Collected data
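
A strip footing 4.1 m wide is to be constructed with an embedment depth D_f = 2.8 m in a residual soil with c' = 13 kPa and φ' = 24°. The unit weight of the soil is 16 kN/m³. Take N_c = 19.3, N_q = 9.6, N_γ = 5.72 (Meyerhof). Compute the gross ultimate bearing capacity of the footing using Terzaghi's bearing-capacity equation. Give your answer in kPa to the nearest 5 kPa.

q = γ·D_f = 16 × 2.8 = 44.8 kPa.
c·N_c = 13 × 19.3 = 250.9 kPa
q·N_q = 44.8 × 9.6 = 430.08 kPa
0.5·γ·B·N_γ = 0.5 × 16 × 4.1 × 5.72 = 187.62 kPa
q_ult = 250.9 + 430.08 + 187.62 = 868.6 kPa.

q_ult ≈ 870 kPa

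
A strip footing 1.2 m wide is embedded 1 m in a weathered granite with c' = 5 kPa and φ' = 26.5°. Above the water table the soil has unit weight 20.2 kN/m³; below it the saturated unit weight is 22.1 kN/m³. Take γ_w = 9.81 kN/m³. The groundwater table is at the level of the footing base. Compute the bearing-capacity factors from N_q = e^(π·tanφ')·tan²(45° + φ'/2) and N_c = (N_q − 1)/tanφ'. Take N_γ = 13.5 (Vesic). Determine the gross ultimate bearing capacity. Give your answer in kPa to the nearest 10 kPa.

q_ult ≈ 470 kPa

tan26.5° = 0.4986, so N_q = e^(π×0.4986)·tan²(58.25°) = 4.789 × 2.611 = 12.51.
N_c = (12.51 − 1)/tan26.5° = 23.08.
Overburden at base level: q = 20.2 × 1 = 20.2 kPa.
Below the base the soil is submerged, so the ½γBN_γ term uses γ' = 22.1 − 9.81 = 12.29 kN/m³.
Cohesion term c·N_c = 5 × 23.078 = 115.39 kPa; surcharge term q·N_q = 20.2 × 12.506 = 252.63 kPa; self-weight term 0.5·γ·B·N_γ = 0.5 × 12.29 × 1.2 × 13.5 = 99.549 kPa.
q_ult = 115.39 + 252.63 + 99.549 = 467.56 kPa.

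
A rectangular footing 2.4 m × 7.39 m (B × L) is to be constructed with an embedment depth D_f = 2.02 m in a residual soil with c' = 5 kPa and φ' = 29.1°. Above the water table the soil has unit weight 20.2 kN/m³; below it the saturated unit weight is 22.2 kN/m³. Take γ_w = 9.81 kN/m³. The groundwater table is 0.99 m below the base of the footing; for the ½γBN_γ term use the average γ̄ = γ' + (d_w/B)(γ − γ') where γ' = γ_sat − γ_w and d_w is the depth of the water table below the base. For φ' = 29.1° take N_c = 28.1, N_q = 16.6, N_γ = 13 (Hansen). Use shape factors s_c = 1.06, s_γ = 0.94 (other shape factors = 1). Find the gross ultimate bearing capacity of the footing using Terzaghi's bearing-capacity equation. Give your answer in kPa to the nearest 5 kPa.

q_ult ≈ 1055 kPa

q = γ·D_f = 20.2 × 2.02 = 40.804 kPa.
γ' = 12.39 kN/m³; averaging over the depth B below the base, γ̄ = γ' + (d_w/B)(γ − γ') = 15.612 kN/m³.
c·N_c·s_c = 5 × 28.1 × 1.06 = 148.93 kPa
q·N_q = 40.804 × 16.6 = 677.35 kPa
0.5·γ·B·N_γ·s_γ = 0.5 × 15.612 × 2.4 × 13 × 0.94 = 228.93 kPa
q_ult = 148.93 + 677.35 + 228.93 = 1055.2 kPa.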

Work order
The data above must be returned in full, exactly as written.

Exercise solution
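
A strip footing 4.1 m wide is to be constructed with an embedment depth D_f = 2.8 m in a residual soil with c' = 13 kPa and φ' = 24°. The unit weight of the soil is 16 kN/m³. Take N_c = 19.3, N_q = 9.6, N_γ = 5.72 (Meyerhof). Compute the gross ultimate bearing capacity of the footing using Terzaghi's bearing-capacity equation. Give your answer in kPa to the nearest 5 kPa.

q = γ·D_f = 16 × 2.8 = 44.8 kPa.
c·N_c = 13 × 19.3 = 250.9 kPa
q·N_q = 44.8 × 9.6 = 430.08 kPa
0.5·γ·B·N_γ = 0.5 × 16 × 4.1 × 5.72 = 187.62 kPa
q_ult = 250.9 + 430.08 + 187.62 = 868.6 kPa.

q_ult ≈ 870 kPa

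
A strip footing 1.2 m wide is embedded 1 m in a weathered granite with c' = 5 kPa and φ' = 26.5°. Above the water table the soil has unit weight 20.2 kN/m³; below it the saturated unit weight is 22.1 kN/m³. Take γ_w = 9.81 kN/m³. The groundwater table is at the level of the footing base. Compute the bearing-capacity factors from N_q = e^(π·tanφ')·tan²(45° + φ'/2) and N_c = (N_q − 1)/tanφ'. Take N_γ = 13.5 (Vesic). Determine the gross ultimate bearing capacity. Give your answer in kPa to the nearest 10 kPa.

q_ult ≈ 470 kPa

tan26.5° = 0.4986, so N_q = e^(π×0.4986)·tan²(58.25°) = 4.789 × 2.611 = 12.51.
N_c = (12.51 − 1)/tan26.5° = 23.08.
Overburden at base level: q = 20.2 × 1 = 20.2 kPa.
Below the base the soil is submerged, so the ½γBN_γ term uses γ' = 22.1 − 9.81 = 12.29 kN/m³.
Cohesion term c·N_c = 5 × 23.078 = 115.39 kPa; surcharge term q·N_q = 20.2 × 12.506 = 252.63 kPa; self-weight term 0.5·γ·B·N_γ = 0.5 × 12.29 × 1.2 × 13.5 = 99.549 kPa.
q_ult = 115.39 + 252.63 + 99.549 = 467.56 kPa.

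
A rectangular footing 2.4 m × 7.39 m (B × L) is to be constructed with an embedment depth D_f = 2.02 m in a residual soil with c' = 5 kPa and φ' = 29.1°. Above the water table the soil has unit weight 20.2 kN/m³; below it the saturated unit weight is 22.2 kN/m³. Take γ_w = 9.81 kN/m³. The groundwater table is 0.99 m below the base of the footing; for the ½γBN_γ term use the average γ̄ = γ' + (d_w/B)(γ − γ') where γ' = γ_sat − γ_w and d_w is the depth of the water table below the base. For φ' = 29.1° take N_c = 28.1, N_q = 16.6, N_γ = 13 (Hansen). Use shape factors s_c = 1.06, s_γ = 0.94 (other shape factors = 1). Find the gross ultimate bearing capacity of the footing using Terzaghi's bearing-capacity equation. Give your answer in kPa to the nearest 5 kPa.

q_ult ≈ 1055 kPa

q = γ·D_f = 20.2 × 2.02 = 40.804 kPa.
γ' = 12.39 kN/m³; averaging over the depth B below the base, γ̄ = γ' + (d_w/B)(γ − γ') = 15.612 kN/m³.
c·N_c·s_c = 5 × 28.1 × 1.06 = 148.93 kPa
q·N_q = 40.804 × 16.6 = 677.35 kPa
0.5·γ·B·N_γ·s_γ = 0.5 × 15.612 × 2.4 × 13 × 0.94 = 228.93 kPa
q_ult = 148.93 + 677.35 + 228.93 = 1055.2 kPa.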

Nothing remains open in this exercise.